### Problem requirements
Which lines of the data include the string "designed"? List them all.

---------- Data records

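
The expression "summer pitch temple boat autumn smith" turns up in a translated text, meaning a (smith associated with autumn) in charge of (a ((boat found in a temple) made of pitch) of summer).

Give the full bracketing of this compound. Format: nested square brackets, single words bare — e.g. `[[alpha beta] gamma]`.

Overall it is a kind of smith (specifically "autumn smith"); the modifier is "summer pitch temple boat".
Within "summer pitch temple boat", the head is "boat" (specifically "pitch temple boat") and the modifier is "summer".
Within "pitch temple boat", the head is "boat" (specifically "temple boat") and the modifier is "pitch".
Within "temple boat", the head is "boat" and the modifier is "temple".
Within "autumn smith", the head is "smith" and the modifier is "autumn".
Putting it together: [[summer [pitch [temple boat]]] [autumn smith]].

[[summer [pitch [temple boat]]] [autumn smith]]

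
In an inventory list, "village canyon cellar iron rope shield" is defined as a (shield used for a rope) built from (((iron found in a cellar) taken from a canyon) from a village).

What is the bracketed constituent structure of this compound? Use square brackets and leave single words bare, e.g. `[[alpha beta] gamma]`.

[[village [canyon [cellar iron]]] [rope shield]]

Overall it is a kind of shield (specifically "rope shield"); the modifier is "village canyon cellar iron".
"village canyon cellar iron" → head "iron" (specifically "canyon cellar iron"), modifier "village".
"canyon cellar iron" → head "iron" (specifically "cellar iron"), modifier "canyon".
"cellar iron" → head "iron", modifier "cellar".
"rope shield" → head "shield", modifier "rope".
Assembled: [[village [canyon [cellar iron]]] [rope shield]].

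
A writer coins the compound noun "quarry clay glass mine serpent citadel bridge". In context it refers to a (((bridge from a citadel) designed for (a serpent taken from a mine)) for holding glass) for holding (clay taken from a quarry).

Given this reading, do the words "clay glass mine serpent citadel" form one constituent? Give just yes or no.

The top-level split is [quarry clay] [glass mine serpent citadel bridge]; the full structure is [[quarry clay] [glass [[mine serpent] [citadel bridge]]]].
"clay glass mine serpent citadel" straddles a constituent boundary, so it is not a single unit.

no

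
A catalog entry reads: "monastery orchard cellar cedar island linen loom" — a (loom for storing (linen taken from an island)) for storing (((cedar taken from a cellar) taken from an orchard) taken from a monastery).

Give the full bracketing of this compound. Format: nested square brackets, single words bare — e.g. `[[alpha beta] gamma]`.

[[monastery [orchard [cellar cedar]]] [[island linen] loom]]

At the top level: head "loom" (specifically "island linen loom"); modifier "monastery orchard cellar cedar".
"monastery orchard cellar cedar" → head "cedar" (specifically "orchard cellar cedar"), modifier "monastery".
"orchard cellar cedar" → head "cedar" (specifically "cellar cedar"), modifier "orchard".
"cellar cedar" → head "cedar", modifier "cellar".
"island linen loom" → head "loom", modifier "island linen".
"island linen" → head "linen", modifier "island".
Assembled: [[monastery [orchard [cellar cedar]]] [[island linen] loom]].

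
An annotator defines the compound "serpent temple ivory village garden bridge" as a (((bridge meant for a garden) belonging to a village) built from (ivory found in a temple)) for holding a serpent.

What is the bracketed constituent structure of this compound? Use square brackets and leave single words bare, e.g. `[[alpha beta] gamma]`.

[serpent [[temple ivory] [village [garden bridge]]]]

The outermost head in the paraphrase is "bridge" (specifically "temple ivory village garden bridge"), modified by "serpent".
"temple ivory village garden bridge" → head "bridge" (specifically "village garden bridge"), modifier "temple ivory".
"temple ivory" → head "ivory", modifier "temple".
"village garden bridge" → head "bridge" (specifically "garden bridge"), modifier "village".
"garden bridge" → head "bridge", modifier "garden".
Assembled: [serpent [[temple ivory] [village [garden bridge]]]].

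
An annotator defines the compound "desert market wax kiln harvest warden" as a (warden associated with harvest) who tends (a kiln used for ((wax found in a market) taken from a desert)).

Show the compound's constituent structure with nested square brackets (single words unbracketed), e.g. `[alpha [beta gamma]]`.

[[[desert [market wax]] kiln] [harvest warden]]

Whole compound: head "warden" (specifically "harvest warden"), modifier "desert market wax kiln".
"desert market wax kiln" → head "kiln", modifier "desert market wax".
"desert market wax" → head "wax" (specifically "market wax"), modifier "desert".
"market wax" → head "wax", modifier "market".
"harvest warden" → head "warden", modifier "harvest".
Putting it together: [[[desert [market wax]] kiln] [harvest warden]].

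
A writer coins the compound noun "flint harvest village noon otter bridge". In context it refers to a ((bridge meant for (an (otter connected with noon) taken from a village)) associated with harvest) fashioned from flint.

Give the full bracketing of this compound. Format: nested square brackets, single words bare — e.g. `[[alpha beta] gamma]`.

Whole compound: head "bridge" (specifically "harvest village noon otter bridge"), modifier "flint".
Within "harvest village noon otter bridge", the head is "bridge" (specifically "village noon otter bridge") and the modifier is "harvest".
Within "village noon otter bridge", the head is "bridge" and the modifier is "village noon otter".
Within "village noon otter", the head is "otter" (specifically "noon otter") and the modifier is "village".
Within "noon otter", the head is "otter" and the modifier is "noon".
So the structure is [flint [harvest [[village [noon otter]] bridge]]].

[flint [harvest [[village [noon otter]] bridge]]]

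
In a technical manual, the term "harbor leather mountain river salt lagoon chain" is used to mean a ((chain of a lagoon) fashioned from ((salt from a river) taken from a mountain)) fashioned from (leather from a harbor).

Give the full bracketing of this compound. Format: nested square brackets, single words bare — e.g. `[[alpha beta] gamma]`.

[[harbor leather] [[mountain [river salt]] [lagoon chain]]]

Overall it is a kind of chain (specifically "mountain river salt lagoon chain"); the modifier is "harbor leather".
Within "harbor leather", the head is "leather" and the modifier is "harbor".
Within "mountain river salt lagoon chain", the head is "chain" (specifically "lagoon chain") and the modifier is "mountain river salt".
Within "mountain river salt", the head is "salt" (specifically "river salt") and the modifier is "mountain".
Within "river salt", the head is "salt" and the modifier is "river".
Within "lagoon chain", the head is "chain" and the modifier is "lagoon".
Assembled: [[harbor leather] [[mountain [river salt]] [lagoon chain]]].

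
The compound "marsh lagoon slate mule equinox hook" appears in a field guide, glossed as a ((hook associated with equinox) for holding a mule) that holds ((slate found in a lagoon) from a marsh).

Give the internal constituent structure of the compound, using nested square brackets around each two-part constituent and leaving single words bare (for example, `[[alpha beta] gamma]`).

[[marsh [lagoon slate]] [mule [equinox hook]]]

Overall it is a kind of hook (specifically "mule equinox hook"); the modifier is "marsh lagoon slate".
Inside "marsh lagoon slate": head "slate" (specifically "lagoon slate"), modifier "marsh".
Inside "lagoon slate": head "slate", modifier "lagoon".
Inside "mule equinox hook": head "hook" (specifically "equinox hook"), modifier "mule".
Inside "equinox hook": head "hook", modifier "equinox".
Putting it together: [[marsh [lagoon slate]] [mule [equinox hook]]].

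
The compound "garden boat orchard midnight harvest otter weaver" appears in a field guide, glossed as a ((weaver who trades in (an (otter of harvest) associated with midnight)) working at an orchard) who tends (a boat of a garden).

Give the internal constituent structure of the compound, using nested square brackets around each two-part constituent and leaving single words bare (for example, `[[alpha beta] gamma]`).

[[garden boat] [orchard [[midnight [harvest otter]] weaver]]]

Overall it is a kind of weaver (specifically "orchard midnight harvest otter weaver"); the modifier is "garden boat".
"garden boat" → head "boat", modifier "garden".
"orchard midnight harvest otter weaver" → head "weaver" (specifically "midnight harvest otter weaver"), modifier "orchard".
"midnight harvest otter weaver" → head "weaver", modifier "midnight harvest otter".
"midnight harvest otter" → head "otter" (specifically "harvest otter"), modifier "midnight".
"harvest otter" → head "otter", modifier "harvest".
Assembled: [[garden boat] [orchard [[midnight [harvest otter]] weaver]]].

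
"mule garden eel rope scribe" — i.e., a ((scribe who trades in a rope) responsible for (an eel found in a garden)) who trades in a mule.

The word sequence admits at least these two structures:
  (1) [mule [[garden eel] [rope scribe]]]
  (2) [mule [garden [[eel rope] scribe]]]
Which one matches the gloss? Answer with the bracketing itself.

The paraphrase's head is the "scribe" part ("garden eel rope scribe"); its modifier is "mule".
That top-level split, carried through the inner groups, gives [mule [[garden eel] [rope scribe]]].

[mule [[garden eel] [rope scribe]]]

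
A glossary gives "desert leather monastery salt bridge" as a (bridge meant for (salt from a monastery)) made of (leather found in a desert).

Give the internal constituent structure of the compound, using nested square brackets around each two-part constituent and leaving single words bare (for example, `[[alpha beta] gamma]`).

[[desert leather] [[monastery salt] bridge]]

The outermost head in the paraphrase is "bridge" (specifically "monastery salt bridge"), modified by "desert leather".
Within "desert leather", the head is "leather" and the modifier is "desert".
Within "monastery salt bridge", the head is "bridge" and the modifier is "monastery salt".
Within "monastery salt", the head is "salt" and the modifier is "monastery".
Assembled: [[desert leather] [[monastery salt] bridge]].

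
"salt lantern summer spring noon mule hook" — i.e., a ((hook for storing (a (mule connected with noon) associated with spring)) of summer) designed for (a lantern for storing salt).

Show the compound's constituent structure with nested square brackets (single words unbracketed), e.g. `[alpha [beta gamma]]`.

At the top level: head "hook" (specifically "summer spring noon mule hook"); modifier "salt lantern".
Within "salt lantern", the head is "lantern" and the modifier is "salt".
Within "summer spring noon mule hook", the head is "hook" (specifically "spring noon mule hook") and the modifier is "summer".
Within "spring noon mule hook", the head is "hook" and the modifier is "spring noon mule".
Within "spring noon mule", the head is "mule" (specifically "noon mule") and the modifier is "spring".
Within "noon mule", the head is "mule" and the modifier is "noon".
Assembled: [[salt lantern] [summer [[spring [noon mule]] hook]]].

[[salt lantern] [summer [[spring [noon mule]] hook]]]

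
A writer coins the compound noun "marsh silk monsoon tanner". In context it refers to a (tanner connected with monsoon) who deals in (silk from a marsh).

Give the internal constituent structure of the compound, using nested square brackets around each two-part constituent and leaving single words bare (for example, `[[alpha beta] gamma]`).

Whole compound: head "tanner" (specifically "monsoon tanner"), modifier "marsh silk".
"marsh silk" → head "silk", modifier "marsh".
"monsoon tanner" → head "tanner", modifier "monsoon".
So the structure is [[marsh silk] [monsoon tanner]].

[[marsh silk] [monsoon tanner]]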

--------------------

### Answer to this task
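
A writer coins the compound noun "quarry clay glass mine serpent citadel bridge". In context it refers to a (((bridge from a citadel) designed for (a serpent taken from a mine)) for holding glass) for holding (clay taken from a quarry).
"salt lantern summer spring noon mule hook" — i.e., a ((hook for storing (a (mule connected with noon) associated with spring)) of summer) designed for (a lantern for storing salt).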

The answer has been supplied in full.